#### EXERCISE DIRECTIONS:
Output all of the data verbatim.

#### MATERIAL FOR THIS TASK:
▶

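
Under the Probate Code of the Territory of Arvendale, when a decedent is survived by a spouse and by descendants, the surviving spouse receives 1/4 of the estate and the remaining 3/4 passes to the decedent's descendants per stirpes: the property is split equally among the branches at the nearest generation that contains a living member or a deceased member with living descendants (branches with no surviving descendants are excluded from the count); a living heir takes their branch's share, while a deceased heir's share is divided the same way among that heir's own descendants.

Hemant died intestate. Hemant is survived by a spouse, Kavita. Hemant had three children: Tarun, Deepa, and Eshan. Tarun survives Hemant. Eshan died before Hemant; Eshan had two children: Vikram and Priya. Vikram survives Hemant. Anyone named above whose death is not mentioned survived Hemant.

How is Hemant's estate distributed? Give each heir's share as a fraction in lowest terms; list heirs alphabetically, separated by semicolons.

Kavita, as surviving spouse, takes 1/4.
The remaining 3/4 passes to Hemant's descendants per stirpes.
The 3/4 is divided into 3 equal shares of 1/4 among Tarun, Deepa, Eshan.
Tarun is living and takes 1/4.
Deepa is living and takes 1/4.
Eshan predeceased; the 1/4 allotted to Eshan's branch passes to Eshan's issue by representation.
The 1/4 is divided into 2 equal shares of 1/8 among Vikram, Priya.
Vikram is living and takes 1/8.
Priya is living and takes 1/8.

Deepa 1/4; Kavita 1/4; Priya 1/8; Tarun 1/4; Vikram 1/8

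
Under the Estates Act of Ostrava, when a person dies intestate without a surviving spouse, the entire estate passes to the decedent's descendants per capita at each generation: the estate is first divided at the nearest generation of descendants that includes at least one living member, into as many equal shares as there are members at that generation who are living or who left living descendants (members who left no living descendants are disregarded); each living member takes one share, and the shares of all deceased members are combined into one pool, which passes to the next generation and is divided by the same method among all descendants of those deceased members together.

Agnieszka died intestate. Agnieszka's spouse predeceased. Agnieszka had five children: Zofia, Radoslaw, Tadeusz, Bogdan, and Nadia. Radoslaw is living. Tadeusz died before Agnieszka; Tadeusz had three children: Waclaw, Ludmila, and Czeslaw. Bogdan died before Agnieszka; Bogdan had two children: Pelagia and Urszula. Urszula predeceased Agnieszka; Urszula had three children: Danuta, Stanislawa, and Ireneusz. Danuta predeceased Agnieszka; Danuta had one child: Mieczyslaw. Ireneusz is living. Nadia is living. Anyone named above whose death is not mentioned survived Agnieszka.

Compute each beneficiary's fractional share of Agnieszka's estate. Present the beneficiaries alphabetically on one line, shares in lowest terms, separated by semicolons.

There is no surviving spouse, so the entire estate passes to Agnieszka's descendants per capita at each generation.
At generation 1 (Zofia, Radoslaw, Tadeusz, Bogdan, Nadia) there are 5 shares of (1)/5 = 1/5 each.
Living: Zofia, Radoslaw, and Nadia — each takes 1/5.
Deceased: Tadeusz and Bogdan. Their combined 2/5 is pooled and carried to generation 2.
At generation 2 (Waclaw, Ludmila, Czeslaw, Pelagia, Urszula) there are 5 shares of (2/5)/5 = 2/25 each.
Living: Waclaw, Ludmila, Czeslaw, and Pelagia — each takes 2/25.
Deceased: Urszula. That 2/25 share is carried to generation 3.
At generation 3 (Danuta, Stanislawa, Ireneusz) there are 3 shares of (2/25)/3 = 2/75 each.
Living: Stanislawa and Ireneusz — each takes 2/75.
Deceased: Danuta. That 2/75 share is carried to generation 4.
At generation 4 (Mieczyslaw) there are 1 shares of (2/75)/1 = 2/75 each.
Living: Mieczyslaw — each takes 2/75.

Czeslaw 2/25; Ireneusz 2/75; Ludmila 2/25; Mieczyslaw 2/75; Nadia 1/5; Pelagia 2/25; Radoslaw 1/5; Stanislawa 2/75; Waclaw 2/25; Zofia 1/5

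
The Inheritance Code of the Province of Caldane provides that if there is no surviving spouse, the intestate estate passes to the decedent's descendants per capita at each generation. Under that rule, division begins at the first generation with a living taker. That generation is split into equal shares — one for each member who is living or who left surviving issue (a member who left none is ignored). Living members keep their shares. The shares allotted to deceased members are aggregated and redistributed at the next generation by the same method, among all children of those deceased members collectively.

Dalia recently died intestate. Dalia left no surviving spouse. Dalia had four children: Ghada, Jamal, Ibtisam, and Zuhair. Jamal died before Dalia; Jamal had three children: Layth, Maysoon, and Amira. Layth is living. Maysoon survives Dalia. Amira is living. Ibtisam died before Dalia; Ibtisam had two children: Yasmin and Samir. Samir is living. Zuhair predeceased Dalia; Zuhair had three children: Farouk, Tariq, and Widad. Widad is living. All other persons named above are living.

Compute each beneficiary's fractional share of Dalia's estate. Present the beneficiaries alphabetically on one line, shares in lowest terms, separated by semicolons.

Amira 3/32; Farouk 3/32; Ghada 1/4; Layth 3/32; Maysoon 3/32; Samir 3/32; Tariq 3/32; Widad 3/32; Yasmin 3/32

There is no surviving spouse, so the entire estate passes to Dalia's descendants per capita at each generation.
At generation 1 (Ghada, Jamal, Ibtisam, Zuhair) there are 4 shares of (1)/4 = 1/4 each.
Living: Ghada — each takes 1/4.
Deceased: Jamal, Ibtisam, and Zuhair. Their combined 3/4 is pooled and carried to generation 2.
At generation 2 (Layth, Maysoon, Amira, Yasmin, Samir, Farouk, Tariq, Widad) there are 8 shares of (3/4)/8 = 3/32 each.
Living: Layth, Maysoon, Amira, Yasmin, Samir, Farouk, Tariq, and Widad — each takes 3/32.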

◀

#### TASK OUTPUT:
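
Under the Probate Code of the Territory of Arvendale, when a decedent is survived by a spouse and by descendants, the surviving spouse receives 1/4 of the estate and the remaining 3/4 passes to the decedent's descendants per stirpes: the property is split equally among the branches at the nearest generation that contains a living member or a deceased member with living descendants (branches with no surviving descendants are excluded from the count); a living heir takes their branch's share, while a deceased heir's share is divided the same way among that heir's own descendants.

Hemant died intestate. Hemant is survived by a spouse, Kavita. Hemant had three children: Tarun, Deepa, and Eshan. Tarun survives Hemant. Eshan died before Hemant; Eshan had two children: Vikram and Priya. Vikram survives Hemant. Anyone named above whose death is not mentioned survived Hemant.

How is Hemant's estate distributed? Give each heir's share as a fraction in lowest terms; list heirs alphabetically, separated by semicolons.

Kavita, as surviving spouse, takes 1/4.
The remaining 3/4 passes to Hemant's descendants per stirpes.
The 3/4 is divided into 3 equal shares of 1/4 among Tarun, Deepa, Eshan.
Tarun is living and takes 1/4.
Deepa is living and takes 1/4.
Eshan predeceased; the 1/4 allotted to Eshan's branch passes to Eshan's issue by representation.
The 1/4 is divided into 2 equal shares of 1/8 among Vikram, Priya.
Vikram is living and takes 1/8.
Priya is living and takes 1/8.

Deepa 1/4; Kavita 1/4; Priya 1/8; Tarun 1/4; Vikram 1/8

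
Under the Estates Act of Ostrava, when a person dies intestate without a surviving spouse, the entire estate passes to the decedent's descendants per capita at each generation: the estate is first divided at the nearest generation of descendants that includes at least one living member, into as many equal shares as there are members at that generation who are living or who left living descendants (members who left no living descendants are disregarded); each living member takes one share, and the shares of all deceased members are combined into one pool, which passes to the next generation and is divided by the same method among all descendants of those deceased members together.

Agnieszka died intestate. Agnieszka's spouse predeceased. Agnieszka had five children: Zofia, Radoslaw, Tadeusz, Bogdan, and Nadia. Radoslaw is living. Tadeusz died before Agnieszka; Tadeusz had three children: Waclaw, Ludmila, and Czeslaw. Bogdan died before Agnieszka; Bogdan had two children: Pelagia and Urszula. Urszula predeceased Agnieszka; Urszula had three children: Danuta, Stanislawa, and Ireneusz. Danuta predeceased Agnieszka; Danuta had one child: Mieczyslaw. Ireneusz is living. Nadia is living. Anyone named above whose death is not mentioned survived Agnieszka.

Compute each beneficiary's fractional share of Agnieszka's estate. Present the beneficiaries alphabetically on one line, shares in lowest terms, separated by semicolons.

There is no surviving spouse, so the entire estate passes to Agnieszka's descendants per capita at each generation.
At generation 1 (Zofia, Radoslaw, Tadeusz, Bogdan, Nadia) there are 5 shares of (1)/5 = 1/5 each.
Living: Zofia, Radoslaw, and Nadia — each takes 1/5.
Deceased: Tadeusz and Bogdan. Their combined 2/5 is pooled and carried to generation 2.
At generation 2 (Waclaw, Ludmila, Czeslaw, Pelagia, Urszula) there are 5 shares of (2/5)/5 = 2/25 each.
Living: Waclaw, Ludmila, Czeslaw, and Pelagia — each takes 2/25.
Deceased: Urszula. That 2/25 share is carried to generation 3.
At generation 3 (Danuta, Stanislawa, Ireneusz) there are 3 shares of (2/25)/3 = 2/75 each.
Living: Stanislawa and Ireneusz — each takes 2/75.
Deceased: Danuta. That 2/75 share is carried to generation 4.
At generation 4 (Mieczyslaw) there are 1 shares of (2/75)/1 = 2/75 each.
Living: Mieczyslaw — each takes 2/75.

Czeslaw 2/25; Ireneusz 2/75; Ludmila 2/25; Mieczyslaw 2/75; Nadia 1/5; Pelagia 2/25; Radoslaw 1/5; Stanislawa 2/75; Waclaw 2/25; Zofia 1/5

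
The Inheritance Code of the Province of Caldane provides that if there is no surviving spouse, the intestate estate passes to the decedent's descendants per capita at each generation. Under that rule, division begins at the first generation with a living taker. That generation is split into equal shares — one for each member who is living or who left surviving issue (a member who left none is ignored). Living members keep their shares. The shares allotted to deceased members are aggregated and redistributed at the next generation by the same method, among all children of those deceased members collectively.

Dalia recently died intestate. Dalia left no surviving spouse. Dalia had four children: Ghada, Jamal, Ibtisam, and Zuhair. Jamal died before Dalia; Jamal had three children: Layth, Maysoon, and Amira. Layth is living. Maysoon survives Dalia. Amira is living. Ibtisam died before Dalia; Ibtisam had two children: Yasmin and Samir. Samir is living. Zuhair predeceased Dalia; Zuhair had three children: Farouk, Tariq, and Widad. Widad is living. All other persons named above are living.

Compute each beneficiary's fractional share of Dalia's estate. Present the beneficiaries alphabetically on one line, shares in lowest terms, separated by semicolons.

Amira 3/32; Farouk 3/32; Ghada 1/4; Layth 3/32; Maysoon 3/32; Samir 3/32; Tariq 3/32; Widad 3/32; Yasmin 3/32

There is no surviving spouse, so the entire estate passes to Dalia's descendants per capita at each generation.
At generation 1 (Ghada, Jamal, Ibtisam, Zuhair) there are 4 shares of (1)/4 = 1/4 each.
Living: Ghada — each takes 1/4.
Deceased: Jamal, Ibtisam, and Zuhair. Their combined 3/4 is pooled and carried to generation 2.
At generation 2 (Layth, Maysoon, Amira, Yasmin, Samir, Farouk, Tariq, Widad) there are 8 shares of (3/4)/8 = 3/32 each.
Living: Layth, Maysoon, Amira, Yasmin, Samir, Farouk, Tariq, and Widad — each takes 3/32.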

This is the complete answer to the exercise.